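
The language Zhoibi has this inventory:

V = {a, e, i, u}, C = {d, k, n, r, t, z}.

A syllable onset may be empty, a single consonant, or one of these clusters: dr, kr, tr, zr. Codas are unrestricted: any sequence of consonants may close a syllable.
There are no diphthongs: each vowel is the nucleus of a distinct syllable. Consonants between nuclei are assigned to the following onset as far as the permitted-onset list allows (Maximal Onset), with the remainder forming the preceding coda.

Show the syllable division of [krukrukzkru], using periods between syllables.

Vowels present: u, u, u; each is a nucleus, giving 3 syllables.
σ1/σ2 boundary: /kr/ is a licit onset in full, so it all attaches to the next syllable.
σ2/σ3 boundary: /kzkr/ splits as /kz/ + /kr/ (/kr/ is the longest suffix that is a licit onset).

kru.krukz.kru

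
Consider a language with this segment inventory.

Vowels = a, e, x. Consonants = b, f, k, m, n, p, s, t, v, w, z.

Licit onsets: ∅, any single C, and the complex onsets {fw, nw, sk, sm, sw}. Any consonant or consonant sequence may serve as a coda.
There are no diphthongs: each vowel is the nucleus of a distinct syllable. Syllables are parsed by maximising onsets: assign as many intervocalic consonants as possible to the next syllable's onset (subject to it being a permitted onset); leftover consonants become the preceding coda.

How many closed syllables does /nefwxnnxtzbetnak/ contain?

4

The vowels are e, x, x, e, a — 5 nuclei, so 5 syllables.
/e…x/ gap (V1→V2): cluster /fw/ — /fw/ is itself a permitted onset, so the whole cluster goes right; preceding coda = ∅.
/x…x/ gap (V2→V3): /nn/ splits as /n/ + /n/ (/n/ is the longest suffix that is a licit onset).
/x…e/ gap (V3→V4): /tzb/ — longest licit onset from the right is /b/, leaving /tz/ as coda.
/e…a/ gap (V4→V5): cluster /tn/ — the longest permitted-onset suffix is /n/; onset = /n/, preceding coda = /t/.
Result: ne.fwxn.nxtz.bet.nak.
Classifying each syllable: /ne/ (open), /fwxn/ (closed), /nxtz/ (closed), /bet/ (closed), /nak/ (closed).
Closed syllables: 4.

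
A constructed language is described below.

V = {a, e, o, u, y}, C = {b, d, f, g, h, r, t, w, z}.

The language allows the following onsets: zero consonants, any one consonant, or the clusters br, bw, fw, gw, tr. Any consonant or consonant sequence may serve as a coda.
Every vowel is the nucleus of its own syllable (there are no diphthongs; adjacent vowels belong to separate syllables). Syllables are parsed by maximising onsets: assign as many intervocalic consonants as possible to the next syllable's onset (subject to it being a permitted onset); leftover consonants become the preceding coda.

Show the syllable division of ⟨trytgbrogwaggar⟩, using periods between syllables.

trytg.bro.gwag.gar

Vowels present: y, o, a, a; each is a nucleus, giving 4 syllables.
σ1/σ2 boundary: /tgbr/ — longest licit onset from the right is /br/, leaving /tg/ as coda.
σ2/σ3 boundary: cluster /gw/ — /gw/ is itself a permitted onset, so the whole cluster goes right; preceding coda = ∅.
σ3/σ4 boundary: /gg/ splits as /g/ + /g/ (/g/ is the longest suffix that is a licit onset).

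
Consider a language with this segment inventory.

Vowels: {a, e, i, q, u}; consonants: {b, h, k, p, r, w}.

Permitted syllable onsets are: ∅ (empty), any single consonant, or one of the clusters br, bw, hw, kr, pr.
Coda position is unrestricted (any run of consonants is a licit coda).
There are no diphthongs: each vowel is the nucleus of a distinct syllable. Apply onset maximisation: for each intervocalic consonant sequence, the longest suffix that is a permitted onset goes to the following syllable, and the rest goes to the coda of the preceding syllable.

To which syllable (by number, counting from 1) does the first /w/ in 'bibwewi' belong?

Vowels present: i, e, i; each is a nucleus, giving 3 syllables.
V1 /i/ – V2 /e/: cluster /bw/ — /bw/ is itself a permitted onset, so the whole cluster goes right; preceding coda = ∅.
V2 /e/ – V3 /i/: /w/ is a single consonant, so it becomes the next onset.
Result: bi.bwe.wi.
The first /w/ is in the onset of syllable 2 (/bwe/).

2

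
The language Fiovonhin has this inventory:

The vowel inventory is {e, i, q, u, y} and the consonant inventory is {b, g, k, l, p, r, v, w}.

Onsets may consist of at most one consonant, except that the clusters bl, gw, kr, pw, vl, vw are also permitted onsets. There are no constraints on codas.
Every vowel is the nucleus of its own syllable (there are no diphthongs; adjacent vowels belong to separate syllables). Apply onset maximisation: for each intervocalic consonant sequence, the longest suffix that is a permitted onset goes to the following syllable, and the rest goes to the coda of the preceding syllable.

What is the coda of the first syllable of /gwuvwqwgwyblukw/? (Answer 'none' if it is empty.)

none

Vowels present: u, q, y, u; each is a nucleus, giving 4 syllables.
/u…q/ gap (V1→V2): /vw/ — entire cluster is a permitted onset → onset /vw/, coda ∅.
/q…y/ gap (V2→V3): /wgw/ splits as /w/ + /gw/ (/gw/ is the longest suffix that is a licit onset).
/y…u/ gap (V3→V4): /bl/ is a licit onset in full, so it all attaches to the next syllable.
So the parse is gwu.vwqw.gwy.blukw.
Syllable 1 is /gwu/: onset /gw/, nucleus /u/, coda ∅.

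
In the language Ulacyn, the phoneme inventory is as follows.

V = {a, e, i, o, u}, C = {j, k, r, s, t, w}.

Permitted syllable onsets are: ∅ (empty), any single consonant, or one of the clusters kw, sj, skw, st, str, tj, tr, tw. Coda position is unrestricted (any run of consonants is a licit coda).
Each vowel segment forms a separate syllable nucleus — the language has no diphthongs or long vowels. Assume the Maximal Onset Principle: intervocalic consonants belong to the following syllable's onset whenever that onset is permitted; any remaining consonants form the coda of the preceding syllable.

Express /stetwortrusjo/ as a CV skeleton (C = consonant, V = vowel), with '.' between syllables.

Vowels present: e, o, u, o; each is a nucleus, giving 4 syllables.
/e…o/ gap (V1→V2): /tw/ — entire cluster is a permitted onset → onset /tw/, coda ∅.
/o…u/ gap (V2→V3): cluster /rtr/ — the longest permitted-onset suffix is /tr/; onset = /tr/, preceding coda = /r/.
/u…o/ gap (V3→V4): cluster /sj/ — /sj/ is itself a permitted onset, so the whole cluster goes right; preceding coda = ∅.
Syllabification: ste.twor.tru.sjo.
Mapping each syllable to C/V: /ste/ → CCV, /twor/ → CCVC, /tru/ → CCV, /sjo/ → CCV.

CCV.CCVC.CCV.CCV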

### Exercise details
Copy each line of the listing that contains the string "separate".

### Task solution
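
Every vowel is the nucleus of its own syllable (there are no diphthongs; adjacent vowels belong to separate syllables). Syllables are parsed by maximising onsets: assign as many intervocalic consonants as possible to the next syllable's onset (subject to it being a permitted onset); leftover consonants become the preceding coda.
Every vowel is the nucleus of its own syllable (there are no diphthongs; adjacent vowels belong to separate syllables). Apply onset maximisation: for each intervocalic consonant sequence, the longest suffix that is a permitted onset goes to the following syllable, and the rest goes to the coda of the preceding syllable.
Each vowel segment forms a separate syllable nucleus — the language has no diphthongs or long vowels. Assume the Maximal Onset Principle: intervocalic consonants belong to the following syllable's onset whenever that onset is permitted; any remaining consonants form the coda of the preceding syllable.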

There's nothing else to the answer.